## SOURCE DATA
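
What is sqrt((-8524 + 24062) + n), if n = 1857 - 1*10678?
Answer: sqrt(6717) ≈ 81.957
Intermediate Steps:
n = -8821 (n = 1857 - 10678 = -8821)
sqrt((-8524 + 24062) + n) = sqrt((-8524 + 24062) - 8821) = sqrt(15538 - 8821) = sqrt(6717)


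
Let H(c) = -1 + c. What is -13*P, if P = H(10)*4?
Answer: -468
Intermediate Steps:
P = 36 (P = (-1 + 10)*4 = 9*4 = 36)
-13*P = -13*36 = -468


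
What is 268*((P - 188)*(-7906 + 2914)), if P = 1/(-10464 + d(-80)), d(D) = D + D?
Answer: 20875915476/83 ≈ 2.5152e+8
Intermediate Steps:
d(D) = 2*D
P = -1/10624 (P = 1/(-10464 + 2*(-80)) = 1/(-10464 - 160) = 1/(-10624) = -1/10624 ≈ -9.4126e-5)
268*((P - 188)*(-7906 + 2914)) = 268*((-1/10624 - 188)*(-7906 + 2914)) = 268*(-1997313/10624*(-4992)) = 268*(77895207/83) = 20875915476/83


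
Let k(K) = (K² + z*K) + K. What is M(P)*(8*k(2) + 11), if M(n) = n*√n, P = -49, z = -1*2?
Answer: -9261*I ≈ -9261.0*I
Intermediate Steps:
z = -2
k(K) = K² - K (k(K) = (K² - 2*K) + K = K² - K)
M(n) = n^(3/2)
M(P)*(8*k(2) + 11) = (-49)^(3/2)*(8*(2*(-1 + 2)) + 11) = (-343*I)*(8*(2*1) + 11) = (-343*I)*(8*2 + 11) = (-343*I)*(16 + 11) = -343*I*27 = -9261*I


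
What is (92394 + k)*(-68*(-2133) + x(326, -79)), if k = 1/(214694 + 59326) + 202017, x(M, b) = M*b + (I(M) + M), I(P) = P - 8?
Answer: 1612602624895569/45670 ≈ 3.5310e+10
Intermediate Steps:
I(P) = -8 + P
x(M, b) = -8 + 2*M + M*b (x(M, b) = M*b + ((-8 + M) + M) = M*b + (-8 + 2*M) = -8 + 2*M + M*b)
k = 55356698341/274020 (k = 1/274020 + 202017 = 55356698341/274020 ≈ 2.0202e+5)
(92394 + k)*(-68*(-2133) + x(326, -79)) = (92394 + 55356698341/274020)*(-68*(-2133) + (-8 + 2*326 + 326*(-79))) = 80674502221*(145044 + (-8 + 652 - 25754))/274020 = 80674502221*(145044 - 25110)/274020 = (80674502221/274020)*119934 = 1612602624895569/45670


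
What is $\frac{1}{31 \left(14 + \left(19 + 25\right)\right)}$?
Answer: $\frac{1}{1798} \approx 0.00055617$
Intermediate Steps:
$\frac{1}{31 \left(14 + \left(19 + 25\right)\right)} = \frac{1}{31 \left(14 + 44\right)} = \frac{1}{31 \cdot 58} = \frac{1}{1798}$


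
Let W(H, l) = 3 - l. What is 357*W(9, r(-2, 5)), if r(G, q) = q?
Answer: -714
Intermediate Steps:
357*W(9, r(-2, 5)) = 357*(3 - 1*5) = 357*(3 - 5) = 357*(-2) = -714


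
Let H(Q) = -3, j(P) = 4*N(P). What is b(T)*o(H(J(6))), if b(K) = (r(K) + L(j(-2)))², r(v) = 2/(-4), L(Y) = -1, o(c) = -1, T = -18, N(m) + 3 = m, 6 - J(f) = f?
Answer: -9/4 ≈ -2.2500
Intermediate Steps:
J(f) = 6 - f
N(m) = -3 + m
j(P) = -12 + 4*P (j(P) = 4*(-3 + P) = -12 + 4*P)
r(v) = -½ (r(v) = 2*(-¼) = -½)
b(K) = 9/4 (b(K) = (-½ - 1)² = (-3/2)² = 9/4)
b(T)*o(H(J(6))) = (9/4)*(-1) = -9/4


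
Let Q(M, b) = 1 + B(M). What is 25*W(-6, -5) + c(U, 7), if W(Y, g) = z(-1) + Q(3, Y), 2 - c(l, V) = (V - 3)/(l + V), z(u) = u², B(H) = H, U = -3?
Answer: 126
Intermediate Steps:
Q(M, b) = 1 + M
c(l, V) = 2 - (-3 + V)/(V + l) (c(l, V) = 2 - (V - 3)/(l + V) = 2 - (-3 + V)/(V + l))
W(Y, g) = 5 (W(Y, g) = (-1)² + (1 + 3) = 1 + 4 = 5)
25*W(-6, -5) + c(U, 7) = 25*5 + (3 + 7 + 2*(-3))/(7 - 3) = 125 + (3 + 7 - 6)/4 = 125 + (¼)*4 = 125 + 1 = 126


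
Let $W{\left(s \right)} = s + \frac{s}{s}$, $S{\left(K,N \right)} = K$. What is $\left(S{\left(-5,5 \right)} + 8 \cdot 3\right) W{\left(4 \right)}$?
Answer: $95$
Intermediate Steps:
$W{\left(s \right)} = 1 + s$ ($W{\left(s \right)} = s + 1 = 1 + s$)
$\left(S{\left(-5,5 \right)} + 8 \cdot 3\right) W{\left(4 \right)} = \left(-5 + 8 \cdot 3\right) \left(1 + 4\right) = \left(-5 + 24\right) 5 = 19 \cdot 5 = 95$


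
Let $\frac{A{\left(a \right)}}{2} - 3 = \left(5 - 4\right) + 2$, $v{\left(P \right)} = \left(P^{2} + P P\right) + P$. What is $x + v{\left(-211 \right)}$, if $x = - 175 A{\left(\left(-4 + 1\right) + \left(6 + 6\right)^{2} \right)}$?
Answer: $86731$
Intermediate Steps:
$v{\left(P \right)} = P + 2 P^{2}$ ($v{\left(P \right)} = \left(P^{2} + P^{2}\right) + P = 2 P^{2} + P = P + 2 P^{2}$)
$A{\left(a \right)} = 12$ ($A{\left(a \right)} = 6 + 2 \left(\left(5 - 4\right) + 2\right) = 6 + 2 \left(1 + 2\right) = 6 + 2 \cdot 3 = 6 + 6 = 12$)
$x = -2100$ ($x = \left(-175\right) 12 = -2100$)
$x + v{\left(-211 \right)} = -2100 - 211 \left(1 + 2 \left(-211\right)\right) = -2100 - 211 \left(1 - 422\right) = -2100 - -88831 = -2100 + 88831 = 86731$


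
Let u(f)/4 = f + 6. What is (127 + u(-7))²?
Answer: 15129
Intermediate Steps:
u(f) = 24 + 4*f (u(f) = 4*(f + 6) = 4*(6 + f) = 24 + 4*f)
(127 + u(-7))² = (127 + (24 + 4*(-7)))² = (127 + (24 - 28))² = (127 - 4)² = 123² = 15129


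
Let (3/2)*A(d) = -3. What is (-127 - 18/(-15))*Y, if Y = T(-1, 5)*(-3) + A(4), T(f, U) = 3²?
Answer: 18241/5 ≈ 3648.2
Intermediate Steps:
A(d) = -2 (A(d) = (⅔)*(-3) = -2)
T(f, U) = 9
Y = -29 (Y = 9*(-3) - 2 = -27 - 2 = -29)
(-127 - 18/(-15))*Y = (-127 - 18/(-15))*(-29) = (-127 - 18*(-1/15))*(-29) = (-127 + 6/5)*(-29) = -629/5*(-29) = 18241/5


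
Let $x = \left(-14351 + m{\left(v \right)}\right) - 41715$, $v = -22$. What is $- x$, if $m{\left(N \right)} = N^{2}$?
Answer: $55582$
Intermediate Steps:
$x = -55582$ ($x = \left(-14351 + \left(-22\right)^{2}\right) - 41715 = \left(-14351 + 484\right) - 41715 = -13867 - 41715 = -55582$)
$- x = \left(-1\right) \left(-55582\right) = 55582$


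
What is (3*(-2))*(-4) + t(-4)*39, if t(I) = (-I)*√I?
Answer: 24 + 312*I ≈ 24.0 + 312.0*I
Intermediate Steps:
t(I) = -I^(3/2)
(3*(-2))*(-4) + t(-4)*39 = (3*(-2))*(-4) - (-4)^(3/2)*39 = -6*(-4) - (-8)*I*39 = 24 + (8*I)*39 = 24 + 312*I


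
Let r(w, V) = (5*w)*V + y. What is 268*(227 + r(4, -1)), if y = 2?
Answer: 56012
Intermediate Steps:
r(w, V) = 2 + 5*V*w (r(w, V) = (5*w)*V + 2 = 5*V*w + 2 = 2 + 5*V*w)
268*(227 + r(4, -1)) = 268*(227 + (2 + 5*(-1)*4)) = 268*(227 + (2 - 20)) = 268*(227 - 18) = 268*209 = 56012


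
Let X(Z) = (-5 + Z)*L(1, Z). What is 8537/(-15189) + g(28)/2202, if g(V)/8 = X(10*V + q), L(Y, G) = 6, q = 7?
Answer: 31133305/5574363 ≈ 5.5851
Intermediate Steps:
X(Z) = -30 + 6*Z (X(Z) = (-5 + Z)*6 = -30 + 6*Z)
g(V) = 96 + 480*V (g(V) = 8*(-30 + 6*(10*V + 7)) = 8*(-30 + 6*(7 + 10*V)) = 8*(-30 + (42 + 60*V)) = 8*(12 + 60*V) = 96 + 480*V)
8537/(-15189) + g(28)/2202 = 8537/(-15189) + (96 + 480*28)/2202 = 8537*(-1/15189) + (96 + 13440)*(1/2202) = -8537/15189 + 13536*(1/2202) = -8537/15189 + 2256/367 = 31133305/5574363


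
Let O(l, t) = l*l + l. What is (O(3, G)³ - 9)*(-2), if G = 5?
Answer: -3438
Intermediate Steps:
O(l, t) = l + l² (O(l, t) = l² + l = l + l²)
(O(3, G)³ - 9)*(-2) = ((3*(1 + 3))³ - 9)*(-2) = ((3*4)³ - 9)*(-2) = (12³ - 9)*(-2) = (1728 - 9)*(-2) = 1719*(-2) = -3438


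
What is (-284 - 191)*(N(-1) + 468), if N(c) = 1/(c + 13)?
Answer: -2668075/12 ≈ -2.2234e+5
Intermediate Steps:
N(c) = 1/(13 + c)
(-284 - 191)*(N(-1) + 468) = (-284 - 191)*(1/(13 - 1) + 468) = -475*(1/12 + 468) = -475*5617/12 = -2668075/12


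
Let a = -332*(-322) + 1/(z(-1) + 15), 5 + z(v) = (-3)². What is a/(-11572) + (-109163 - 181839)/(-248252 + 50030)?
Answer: -169320969779/21791337348 ≈ -7.7701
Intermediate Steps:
z(v) = 4 (z(v) = -5 + (-3)² = -5 + 9 = 4)
a = 2031177/19 (a = -332*(-322) + 1/(4 + 15) = 106904 + 1/19 = 2031177/19 ≈ 1.0690e+5)
a/(-11572) + (-109163 - 181839)/(-248252 + 50030) = (2031177/19)/(-11572) + (-109163 - 181839)/(-248252 + 50030) = (2031177/19)*(-1/11572) - 291002/(-198222) = -2031177/219868 - 291002*(-1/198222) = -2031177/219868 + 145501/99111 = -169320969779/21791337348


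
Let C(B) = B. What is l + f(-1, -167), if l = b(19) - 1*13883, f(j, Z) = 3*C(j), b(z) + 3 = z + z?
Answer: -13851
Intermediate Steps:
b(z) = -3 + 2*z (b(z) = -3 + (z + z) = -3 + 2*z)
f(j, Z) = 3*j
l = -13848 (l = (-3 + 2*19) - 1*13883 = (-3 + 38) - 13883 = 35 - 13883 = -13848)
l + f(-1, -167) = -13848 + 3*(-1) = -13848 - 3 = -13851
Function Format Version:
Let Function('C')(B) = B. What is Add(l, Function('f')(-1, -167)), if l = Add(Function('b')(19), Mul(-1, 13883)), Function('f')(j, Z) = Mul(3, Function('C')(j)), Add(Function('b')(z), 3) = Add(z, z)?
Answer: -13851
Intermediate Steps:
Function('b')(z) = Add(-3, Mul(2, z)) (Function('b')(z) = Add(-3, Add(z, z)) = Add(-3, Mul(2, z)))
Function('f')(j, Z) = Mul(3, j)
l = -13848 (l = Add(Add(-3, Mul(2, 19)), Mul(-1, 13883)) = Add(Add(-3, 38), -13883) = Add(35, -13883) = -13848)
Add(l, Function('f')(-1, -167)) = Add(-13848, Mul(3, -1)) = Add(-13848, -3) = -13851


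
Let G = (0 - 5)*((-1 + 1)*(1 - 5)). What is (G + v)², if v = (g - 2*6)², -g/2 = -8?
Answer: 256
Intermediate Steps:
g = 16 (g = -2*(-8) = 16)
G = 0 (G = -0*(-4) = -5*0 = 0)
v = 16 (v = (16 - 2*6)² = (16 - 12)² = 4² = 16)
(G + v)² = (0 + 16)² = 16² = 256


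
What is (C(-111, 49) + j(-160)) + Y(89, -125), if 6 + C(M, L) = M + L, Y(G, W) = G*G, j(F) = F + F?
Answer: 7533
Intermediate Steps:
j(F) = 2*F
Y(G, W) = G²
C(M, L) = -6 + L + M (C(M, L) = -6 + (M + L) = -6 + (L + M) = -6 + L + M)
(C(-111, 49) + j(-160)) + Y(89, -125) = ((-6 + 49 - 111) + 2*(-160)) + 89² = (-68 - 320) + 7921 = -388 + 7921 = 7533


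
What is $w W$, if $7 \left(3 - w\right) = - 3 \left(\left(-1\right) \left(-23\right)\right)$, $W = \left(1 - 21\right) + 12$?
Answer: $- \frac{720}{7} \approx -102.86$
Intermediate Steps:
$W = -8$ ($W = -20 + 12 = -8$)
$w = \frac{90}{7}$ ($w = 3 - \frac{\left(-3\right) \left(\left(-1\right) \left(-23\right)\right)}{7} = 3 - \frac{\left(-3\right) 23}{7} = 3 - - \frac{69}{7} = 3 + \frac{69}{7} = \frac{90}{7} \approx 12.857$)
$w W = \frac{90}{7} \left(-8\right) = - \frac{720}{7}$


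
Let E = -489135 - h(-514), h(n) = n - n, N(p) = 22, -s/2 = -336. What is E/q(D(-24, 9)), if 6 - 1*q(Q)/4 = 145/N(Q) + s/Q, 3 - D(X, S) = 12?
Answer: -16141455/9778 ≈ -1650.8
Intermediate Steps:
D(X, S) = -9 (D(X, S) = 3 - 1*12 = 3 - 12 = -9)
s = 672 (s = -2*(-336) = 672)
h(n) = 0
q(Q) = -26/11 - 2688/Q (q(Q) = 24 - 4*(145/22 + 672/Q) = 24 + (-290/11 - 2688/Q) = -26/11 - 2688/Q)
E = -489135 (E = -489135 - 1*0 = -489135 + 0 = -489135)
E/q(D(-24, 9)) = -489135/(-26/11 - 2688/(-9)) = -489135/(-26/11 - 2688*(-1/9)) = -489135/(-26/11 + 896/3) = -489135/9778/33 = -489135*33/9778 = -16141455/9778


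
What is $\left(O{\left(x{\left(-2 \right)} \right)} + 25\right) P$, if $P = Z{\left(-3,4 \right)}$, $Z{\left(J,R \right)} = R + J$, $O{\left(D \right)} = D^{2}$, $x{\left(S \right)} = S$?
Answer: $29$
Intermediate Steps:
$Z{\left(J,R \right)} = J + R$
$P = 1$ ($P = -3 + 4 = 1$)
$\left(O{\left(x{\left(-2 \right)} \right)} + 25\right) P = \left(\left(-2\right)^{2} + 25\right) 1 = \left(4 + 25\right) 1 = 29 \cdot 1 = 29$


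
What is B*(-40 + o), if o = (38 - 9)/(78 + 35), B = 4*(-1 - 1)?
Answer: 35928/113 ≈ 317.95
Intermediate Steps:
B = -8 (B = 4*(-2) = -8)
o = 29/113 ≈ 0.25664
B*(-40 + o) = -8*(-40 + 29/113) = -8*(-4491/113) = 35928/113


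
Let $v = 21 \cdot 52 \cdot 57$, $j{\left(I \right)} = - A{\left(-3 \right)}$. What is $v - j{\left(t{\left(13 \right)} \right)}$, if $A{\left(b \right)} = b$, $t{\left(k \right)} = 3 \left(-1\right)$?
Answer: $62241$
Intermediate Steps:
$t{\left(k \right)} = -3$
$j{\left(I \right)} = 3$ ($j{\left(I \right)} = \left(-1\right) \left(-3\right) = 3$)
$v = 62244$ ($v = 1092 \cdot 57 = 62244$)
$v - j{\left(t{\left(13 \right)} \right)} = 62244 - 3 = 62241$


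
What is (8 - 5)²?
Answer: 9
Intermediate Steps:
(8 - 5)² = 3² = 9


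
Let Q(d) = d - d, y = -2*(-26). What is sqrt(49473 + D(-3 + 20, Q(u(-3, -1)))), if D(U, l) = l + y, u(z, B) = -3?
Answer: 5*sqrt(1981) ≈ 222.54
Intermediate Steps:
y = 52
Q(d) = 0
D(U, l) = 52 + l (D(U, l) = l + 52 = 52 + l)
sqrt(49473 + D(-3 + 20, Q(u(-3, -1)))) = sqrt(49473 + (52 + 0)) = sqrt(49473 + 52) = sqrt(49525) = 5*sqrt(1981)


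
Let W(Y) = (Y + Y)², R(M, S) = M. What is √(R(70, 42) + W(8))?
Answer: √326 ≈ 18.055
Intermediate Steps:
W(Y) = 4*Y² (W(Y) = (2*Y)² = 4*Y²)
√(R(70, 42) + W(8)) = √(70 + 4*8²) = √(70 + 4*64) = √(70 + 256) = √326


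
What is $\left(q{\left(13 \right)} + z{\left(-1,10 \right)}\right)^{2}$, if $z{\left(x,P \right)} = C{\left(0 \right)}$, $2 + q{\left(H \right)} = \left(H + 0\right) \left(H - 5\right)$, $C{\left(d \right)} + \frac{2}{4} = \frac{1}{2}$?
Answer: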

## WHAT THE TASK ASKS
Exact lines only, please: output the listing from the first line to the line with "What is (92394", both included.

## EXERCISE RESULT
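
What is sqrt((-8524 + 24062) + n), if n = 1857 - 1*10678?
Answer: sqrt(6717) ≈ 81.957
Intermediate Steps:
n = -8821 (n = 1857 - 10678 = -8821)
sqrt((-8524 + 24062) + n) = sqrt((-8524 + 24062) - 8821) = sqrt(15538 - 8821) = sqrt(6717)


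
Let H(c) = -1 + c. What is -13*P, if P = H(10)*4?
Answer: -468
Intermediate Steps:
P = 36 (P = (-1 + 10)*4 = 9*4 = 36)
-13*P = -13*36 = -468


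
What is 268*((P - 188)*(-7906 + 2914)), if P = 1/(-10464 + d(-80)), d(D) = D + D?
Answer: 20875915476/83 ≈ 2.5152e+8
Intermediate Steps:
d(D) = 2*D
P = -1/10624 (P = 1/(-10464 + 2*(-80)) = 1/(-10464 - 160) = 1/(-10624) = -1/10624 ≈ -9.4126e-5)
268*((P - 188)*(-7906 + 2914)) = 268*((-1/10624 - 188)*(-7906 + 2914)) = 268*(-1997313/10624*(-4992)) = 268*(77895207/83) = 20875915476/83


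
Let k(K) = (K² + z*K) + K. What is M(P)*(8*k(2) + 11), if M(n) = n*√n, P = -49, z = -1*2?
Answer: -9261*I ≈ -9261.0*I
Intermediate Steps:
z = -2
k(K) = K² - K (k(K) = (K² - 2*K) + K = K² - K)
M(n) = n^(3/2)
M(P)*(8*k(2) + 11) = (-49)^(3/2)*(8*(2*(-1 + 2)) + 11) = (-343*I)*(8*(2*1) + 11) = (-343*I)*(8*2 + 11) = (-343*I)*(16 + 11) = -343*I*27 = -9261*I


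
What is (92394 + k)*(-68*(-2133) + x(326, -79)), if k = 1/(214694 + 59326) + 202017, x(M, b) = M*b + (I(M) + M), I(P) = P - 8?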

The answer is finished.